** Your task **
Repeat the records. Match each character exactly.

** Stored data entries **
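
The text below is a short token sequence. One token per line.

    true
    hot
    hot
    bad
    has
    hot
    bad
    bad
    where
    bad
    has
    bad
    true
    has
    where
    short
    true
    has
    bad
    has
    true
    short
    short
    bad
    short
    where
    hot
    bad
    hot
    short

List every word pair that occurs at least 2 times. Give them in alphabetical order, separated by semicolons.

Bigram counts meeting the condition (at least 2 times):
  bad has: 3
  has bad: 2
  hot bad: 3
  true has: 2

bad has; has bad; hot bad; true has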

** Your solution **
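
The text below is a short token sequence. One token per line.

    true
    hot
    hot
    bad
    has
    hot
    bad
    bad
    where
    bad
    has
    bad
    true
    has
    where
    short
    true
    has
    bad
    has
    true
    short
    short
    bad
    short
    where
    hot
    bad
    hot
    short

List every word pair that occurs at least 2 times. Give them in alphabetical order, separated by semicolons.

Bigram counts meeting the condition (at least 2 times):
  bad has: 3
  has bad: 2
  hot bad: 3
  true has: 2

bad has; has bad; hot bad; true has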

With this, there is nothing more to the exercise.